# EXERCISE PROMPT:
Copy each of the following entries back without change.

# DATA SHOWN:
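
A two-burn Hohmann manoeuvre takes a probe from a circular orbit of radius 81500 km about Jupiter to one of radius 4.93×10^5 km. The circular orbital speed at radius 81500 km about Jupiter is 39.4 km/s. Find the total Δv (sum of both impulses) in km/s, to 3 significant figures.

From the circular-orbit relation v² = μ/r at r = 81500 km: μ = v²r = (39.4)² × 81500 = 1.26517×10^8 km³/s².
Semi-major axis of the transfer orbit: a_t = (81500 + 4.930×10^5)/2 = 2.8725×10^5 km.
Circular speed at r₁: v₁ = √(μ/r₁) = √(1.26517×10^8/81500) = 39.400 km/s.
On the transfer ellipse at r₁, vis-viva gives v_p = √[μ(2/r₁ − 1/a_t)] = 51.617 km/s.
First burn Δv₁ = |v_p − v₁| = 12.217 km/s.
Circular speed at r₂: v₂ = √(μ/r₂) = 16.0196 km/s.
Transfer-orbit speed at r₂: v_a = √[μ(2/r₂ − 1/a_t)] = 8.53297 km/s.
Second burn Δv₂ = |v₂ − v_a| = 7.4866 km/s.
Total Δv = Δv₁ + Δv₂ = 19.70 km/s.

Δv = 19.7 km/s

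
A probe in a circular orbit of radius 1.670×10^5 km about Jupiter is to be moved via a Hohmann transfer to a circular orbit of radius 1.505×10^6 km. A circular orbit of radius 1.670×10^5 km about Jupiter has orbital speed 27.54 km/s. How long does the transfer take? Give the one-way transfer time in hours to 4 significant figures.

From the circular-orbit relation v² = μ/r at r = 1.670×10^5 km: μ = v²r = (27.54)² × 1.670×10^5 = 1.26661×10^8 km³/s².
Transfer-ellipse semi-major axis a_t = (r₁ + r₂)/2 = (1.670×10^5 + 1.505×10^6)/2 = 8.360×10^5 km.
Transfer time t = π√(a_t³/μ) = π√((8.360×10^5)³ / 1.26661×10^8) = 2.1337×10^5 s.
Converting: 2.1337×10^5 s ÷ 3600 s/hour = 59.27 hours.

t = 59.27 hours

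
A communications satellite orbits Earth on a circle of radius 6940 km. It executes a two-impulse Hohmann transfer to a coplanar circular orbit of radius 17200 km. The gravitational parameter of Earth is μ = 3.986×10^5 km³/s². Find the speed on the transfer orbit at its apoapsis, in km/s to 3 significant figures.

Transfer-ellipse semi-major axis a_t = (r₁ + r₂)/2 = (6940 + 17200)/2 = 12070 km.
At apoapsis, r = 17200 km.
From the vis-viva equation, v = √[μ(2/r − 1/a_t)] = 3.650 km/s.

v = 3.65 km/s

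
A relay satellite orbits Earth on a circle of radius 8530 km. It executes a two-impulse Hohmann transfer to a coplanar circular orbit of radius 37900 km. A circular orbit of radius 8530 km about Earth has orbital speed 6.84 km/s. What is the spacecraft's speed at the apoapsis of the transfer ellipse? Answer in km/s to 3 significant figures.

v = 1.97 km/s

From the circular-orbit relation v² = μ/r at r = 8530 km: μ = v²r = (6.84)² × 8530 = 3.99081×10^5 km³/s².
The Hohmann ellipse has a_t = (r₁ + r₂)/2 = 23215 km.
The apoapsis of the transfer ellipse is at r = 37900 km.
Vis-viva: v = √[μ(2/r − 1/a_t)] = √[3.99081×10^5 × (2/37900 − 1/23215)] = 1.967 km/s.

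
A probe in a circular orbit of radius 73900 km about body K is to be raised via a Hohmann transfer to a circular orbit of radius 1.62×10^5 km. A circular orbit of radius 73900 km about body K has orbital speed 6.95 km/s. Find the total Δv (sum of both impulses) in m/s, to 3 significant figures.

Δv = 2170 m/s

From the circular-orbit relation v² = μ/r at r = 73900 km: μ = v²r = (6.95)² × 73900 = 3.56955×10^6 km³/s².
Transfer-ellipse semi-major axis a_t = (r₁ + r₂)/2 = (73900 + 1.620×10^5)/2 = 1.1795×10^5 km.
Circular speed at r₁: v₁ = √(μ/r₁) = √(3.56955×10^6/73900) = 6.950 km/s.
On the transfer ellipse at r₁, v² = μ(2/r − 1/a) gives v_p = √[μ(2/r₁ − 1/a_t)] = 8.145 km/s.
First burn Δv₁ = |v_p − v₁| = 1.1950 km/s.
Circular speed at r₂: v₂ = √(μ/r₂) = 4.69407 km/s.
Transfer-orbit speed at r₂: v_a = √[μ(2/r₂ − 1/a_t)] = 3.71555 km/s.
Second burn Δv₂ = |v₂ − v_a| = 0.97852 km/s.
Δv = Δv₁ + Δv₂ = 1.1950 + 0.97852 = 2.174 km/s.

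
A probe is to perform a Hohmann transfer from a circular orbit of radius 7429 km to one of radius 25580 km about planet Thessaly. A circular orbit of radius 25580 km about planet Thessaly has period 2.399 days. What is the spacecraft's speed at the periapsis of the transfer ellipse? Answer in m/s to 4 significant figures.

From Kepler's third law T² = 4π²r³/μ at r = 25580 km, T = 2.399 days = 2.399 × 86400 s = 2.072736×10^5 s: μ = 4π²r³/T² = 15380.6 km³/s².
The Hohmann ellipse has a_t = (r₁ + r₂)/2 = 16504.5 km.
The periapsis of the transfer ellipse is at r = 7429 km.
From the vis-viva equation, v = √[μ(2/r − 1/a_t)] = 1.791 km/s.

v = 1791 m/s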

# FINISHED TASK:
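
A two-burn Hohmann manoeuvre takes a probe from a circular orbit of radius 81500 km about Jupiter to one of radius 4.93×10^5 km. The circular orbital speed at radius 81500 km about Jupiter is 39.4 km/s. Find the total Δv (sum of both impulses) in km/s, to 3 significant figures.

From the circular-orbit relation v² = μ/r at r = 81500 km: μ = v²r = (39.4)² × 81500 = 1.26517×10^8 km³/s².
Semi-major axis of the transfer orbit: a_t = (81500 + 4.930×10^5)/2 = 2.8725×10^5 km.
Circular speed at r₁: v₁ = √(μ/r₁) = √(1.26517×10^8/81500) = 39.400 km/s.
On the transfer ellipse at r₁, vis-viva gives v_p = √[μ(2/r₁ − 1/a_t)] = 51.617 km/s.
First burn Δv₁ = |v_p − v₁| = 12.217 km/s.
Circular speed at r₂: v₂ = √(μ/r₂) = 16.0196 km/s.
Transfer-orbit speed at r₂: v_a = √[μ(2/r₂ − 1/a_t)] = 8.53297 km/s.
Second burn Δv₂ = |v₂ − v_a| = 7.4866 km/s.
Total Δv = Δv₁ + Δv₂ = 19.70 km/s.

Δv = 19.7 km/s

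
A probe in a circular orbit of radius 1.670×10^5 km about Jupiter is to be moved via a Hohmann transfer to a circular orbit of radius 1.505×10^6 km. A circular orbit of radius 1.670×10^5 km about Jupiter has orbital speed 27.54 km/s. How long does the transfer take? Give the one-way transfer time in hours to 4 significant figures.

From the circular-orbit relation v² = μ/r at r = 1.670×10^5 km: μ = v²r = (27.54)² × 1.670×10^5 = 1.26661×10^8 km³/s².
Transfer-ellipse semi-major axis a_t = (r₁ + r₂)/2 = (1.670×10^5 + 1.505×10^6)/2 = 8.360×10^5 km.
Transfer time t = π√(a_t³/μ) = π√((8.360×10^5)³ / 1.26661×10^8) = 2.1337×10^5 s.
Converting: 2.1337×10^5 s ÷ 3600 s/hour = 59.27 hours.

t = 59.27 hours

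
A communications satellite orbits Earth on a circle of radius 6940 km. It executes a two-impulse Hohmann transfer to a coplanar circular orbit of radius 17200 km. The gravitational parameter of Earth is μ = 3.986×10^5 km³/s². Find the speed on the transfer orbit at its apoapsis, in km/s to 3 significant figures.

Transfer-ellipse semi-major axis a_t = (r₁ + r₂)/2 = (6940 + 17200)/2 = 12070 km.
At apoapsis, r = 17200 km.
From the vis-viva equation, v = √[μ(2/r − 1/a_t)] = 3.650 km/s.

v = 3.65 km/s

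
A relay satellite orbits Earth on a circle of radius 8530 km. It executes a two-impulse Hohmann transfer to a coplanar circular orbit of radius 37900 km. A circular orbit of radius 8530 km about Earth has orbital speed 6.84 km/s. What is the spacecraft's speed at the apoapsis of the transfer ellipse? Answer in km/s to 3 significant figures.

v = 1.97 km/s

From the circular-orbit relation v² = μ/r at r = 8530 km: μ = v²r = (6.84)² × 8530 = 3.99081×10^5 km³/s².
The Hohmann ellipse has a_t = (r₁ + r₂)/2 = 23215 km.
The apoapsis of the transfer ellipse is at r = 37900 km.
Vis-viva: v = √[μ(2/r − 1/a_t)] = √[3.99081×10^5 × (2/37900 − 1/23215)] = 1.967 km/s.

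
A probe in a circular orbit of radius 73900 km about body K is to be raised via a Hohmann transfer to a circular orbit of radius 1.62×10^5 km. A circular orbit of radius 73900 km about body K has orbital speed 6.95 km/s. Find the total Δv (sum of both impulses) in m/s, to 3 significant figures.

Δv = 2170 m/s

From the circular-orbit relation v² = μ/r at r = 73900 km: μ = v²r = (6.95)² × 73900 = 3.56955×10^6 km³/s².
Transfer-ellipse semi-major axis a_t = (r₁ + r₂)/2 = (73900 + 1.620×10^5)/2 = 1.1795×10^5 km.
Circular speed at r₁: v₁ = √(μ/r₁) = √(3.56955×10^6/73900) = 6.950 km/s.
On the transfer ellipse at r₁, v² = μ(2/r − 1/a) gives v_p = √[μ(2/r₁ − 1/a_t)] = 8.145 km/s.
First burn Δv₁ = |v_p − v₁| = 1.1950 km/s.
Circular speed at r₂: v₂ = √(μ/r₂) = 4.69407 km/s.
Transfer-orbit speed at r₂: v_a = √[μ(2/r₂ − 1/a_t)] = 3.71555 km/s.
Second burn Δv₂ = |v₂ − v_a| = 0.97852 km/s.
Δv = Δv₁ + Δv₂ = 1.1950 + 0.97852 = 2.174 km/s.

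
A probe is to perform a Hohmann transfer from a circular orbit of radius 7429 km to one of radius 25580 km about planet Thessaly. A circular orbit of radius 25580 km about planet Thessaly has period 2.399 days. What is the spacecraft's speed at the periapsis of the transfer ellipse? Answer in m/s to 4 significant figures.

From Kepler's third law T² = 4π²r³/μ at r = 25580 km, T = 2.399 days = 2.399 × 86400 s = 2.072736×10^5 s: μ = 4π²r³/T² = 15380.6 km³/s².
The Hohmann ellipse has a_t = (r₁ + r₂)/2 = 16504.5 km.
The periapsis of the transfer ellipse is at r = 7429 km.
From the vis-viva equation, v = √[μ(2/r − 1/a_t)] = 1.791 km/s.

v = 1791 m/s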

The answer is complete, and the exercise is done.